===== DATA SUPPLIED =====
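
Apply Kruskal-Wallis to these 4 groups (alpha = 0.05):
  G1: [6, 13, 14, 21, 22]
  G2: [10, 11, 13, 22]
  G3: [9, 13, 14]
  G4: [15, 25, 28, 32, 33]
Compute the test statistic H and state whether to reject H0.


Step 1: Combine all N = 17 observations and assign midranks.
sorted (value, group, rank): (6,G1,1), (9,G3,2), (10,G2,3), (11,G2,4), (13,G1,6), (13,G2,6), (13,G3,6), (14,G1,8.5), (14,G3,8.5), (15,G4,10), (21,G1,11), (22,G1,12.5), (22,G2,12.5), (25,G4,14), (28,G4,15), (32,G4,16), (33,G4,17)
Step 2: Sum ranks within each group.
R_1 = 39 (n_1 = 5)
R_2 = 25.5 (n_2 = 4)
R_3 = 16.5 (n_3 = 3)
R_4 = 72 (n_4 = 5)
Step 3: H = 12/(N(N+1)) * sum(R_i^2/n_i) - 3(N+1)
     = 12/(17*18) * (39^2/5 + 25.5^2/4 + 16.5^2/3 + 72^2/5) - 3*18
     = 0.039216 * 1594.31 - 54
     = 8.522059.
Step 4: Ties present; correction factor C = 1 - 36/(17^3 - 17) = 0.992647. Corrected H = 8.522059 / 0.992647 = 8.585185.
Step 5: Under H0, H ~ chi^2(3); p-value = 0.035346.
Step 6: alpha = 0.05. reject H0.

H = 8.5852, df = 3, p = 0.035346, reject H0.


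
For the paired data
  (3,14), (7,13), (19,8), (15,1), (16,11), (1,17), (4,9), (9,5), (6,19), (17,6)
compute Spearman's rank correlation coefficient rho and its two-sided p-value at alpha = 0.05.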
=====
===== DATA SUPPLIED =====
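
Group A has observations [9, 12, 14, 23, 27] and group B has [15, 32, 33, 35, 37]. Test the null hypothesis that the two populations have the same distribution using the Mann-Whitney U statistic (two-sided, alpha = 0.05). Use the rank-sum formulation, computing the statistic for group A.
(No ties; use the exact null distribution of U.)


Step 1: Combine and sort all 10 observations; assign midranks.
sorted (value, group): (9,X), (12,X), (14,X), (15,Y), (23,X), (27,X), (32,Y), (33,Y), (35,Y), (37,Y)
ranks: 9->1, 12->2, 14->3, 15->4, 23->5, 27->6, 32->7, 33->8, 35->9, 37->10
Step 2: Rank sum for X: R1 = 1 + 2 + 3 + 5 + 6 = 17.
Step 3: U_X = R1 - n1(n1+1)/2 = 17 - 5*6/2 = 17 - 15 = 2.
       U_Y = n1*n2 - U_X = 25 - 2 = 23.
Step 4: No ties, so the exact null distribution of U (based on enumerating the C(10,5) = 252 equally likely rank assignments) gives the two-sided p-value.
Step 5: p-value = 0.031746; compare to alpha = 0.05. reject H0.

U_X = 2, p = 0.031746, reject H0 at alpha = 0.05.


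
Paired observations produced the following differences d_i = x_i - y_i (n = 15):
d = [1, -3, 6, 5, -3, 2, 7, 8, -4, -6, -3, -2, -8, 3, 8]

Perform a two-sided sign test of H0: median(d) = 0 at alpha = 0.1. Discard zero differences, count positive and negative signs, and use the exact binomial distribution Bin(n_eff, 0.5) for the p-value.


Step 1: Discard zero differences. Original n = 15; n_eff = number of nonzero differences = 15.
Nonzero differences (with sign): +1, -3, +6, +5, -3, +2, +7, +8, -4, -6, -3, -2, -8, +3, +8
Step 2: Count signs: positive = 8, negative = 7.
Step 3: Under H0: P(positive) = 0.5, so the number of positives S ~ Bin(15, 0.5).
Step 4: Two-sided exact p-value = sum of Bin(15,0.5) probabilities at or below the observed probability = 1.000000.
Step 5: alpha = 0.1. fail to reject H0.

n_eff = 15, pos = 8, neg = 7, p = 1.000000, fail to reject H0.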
=====
*GOAL OF THE EXERCISE*
Which lines above run from the one containing "G1: [6, 13, 14, 21, 22]" to the one containing "compute Spearman's rank"? Give them again exactly, both ends included.

*OUTPUT OF THE EXERCISE*
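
  G1: [6, 13, 14, 21, 22]
  G2: [10, 11, 13, 22]
  G3: [9, 13, 14]
  G4: [15, 25, 28, 32, 33]
Compute the test statistic H and state whether to reject H0.


Step 1: Combine all N = 17 observations and assign midranks.
sorted (value, group, rank): (6,G1,1), (9,G3,2), (10,G2,3), (11,G2,4), (13,G1,6), (13,G2,6), (13,G3,6), (14,G1,8.5), (14,G3,8.5), (15,G4,10), (21,G1,11), (22,G1,12.5), (22,G2,12.5), (25,G4,14), (28,G4,15), (32,G4,16), (33,G4,17)
Step 2: Sum ranks within each group.
R_1 = 39 (n_1 = 5)
R_2 = 25.5 (n_2 = 4)
R_3 = 16.5 (n_3 = 3)
R_4 = 72 (n_4 = 5)
Step 3: H = 12/(N(N+1)) * sum(R_i^2/n_i) - 3(N+1)
     = 12/(17*18) * (39^2/5 + 25.5^2/4 + 16.5^2/3 + 72^2/5) - 3*18
     = 0.039216 * 1594.31 - 54
     = 8.522059.
Step 4: Ties present; correction factor C = 1 - 36/(17^3 - 17) = 0.992647. Corrected H = 8.522059 / 0.992647 = 8.585185.
Step 5: Under H0, H ~ chi^2(3); p-value = 0.035346.
Step 6: alpha = 0.05. reject H0.

H = 8.5852, df = 3, p = 0.035346, reject H0.


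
For the paired data
  (3,14), (7,13), (19,8), (15,1), (16,11), (1,17), (4,9), (9,5), (6,19), (17,6)
compute Spearman's rank correlation coefficient rho and its two-sided p-value at alpha = 0.05.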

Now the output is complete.